-------- DATA SUPPLIED

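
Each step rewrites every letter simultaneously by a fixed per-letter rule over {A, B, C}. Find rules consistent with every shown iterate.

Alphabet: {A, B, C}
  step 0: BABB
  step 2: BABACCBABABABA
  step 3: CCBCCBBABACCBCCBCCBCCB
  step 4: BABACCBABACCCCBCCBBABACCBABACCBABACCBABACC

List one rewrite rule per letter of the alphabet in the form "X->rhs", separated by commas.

  step 3 ⇒ step 4: CCBCCBBABACCBCCBCCBCCB ⇒ BA·BA·CC·BA·BA·CC·CC·B·CC·B·BA·BA·CC·BA·BA·CC·BA·BA·CC·BA·BA·CC
    A ↦ B
    B ↦ CC
    C ↦ BA

A->B, B->CC, C->BA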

----------------

Write out the whole listing above once more, exactly.

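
Each step rewrites every letter simultaneously by a fixed per-letter rule over {A, B, C}. Find rules consistent with every shown iterate.

Alphabet: {A, B, C}
  step 0: BABB
  step 2: BABACCBABABABA
  step 3: CCBCCBBABACCBCCBCCBCCB
  step 4: BABACCBABACCCCBCCBBABACCBABACCBABACCBABACC

List one rewrite rule per letter of the alphabet in the form "X->rhs", separated by commas.

  step 3 ⇒ step 4: CCBCCBBABACCBCCBCCBCCB ⇒ BA·BA·CC·BA·BA·CC·CC·B·CC·B·BA·BA·CC·BA·BA·CC·BA·BA·CC·BA·BA·CC
    A ↦ B
    B ↦ CC
    C ↦ BA

A->B, B->CC, C->BA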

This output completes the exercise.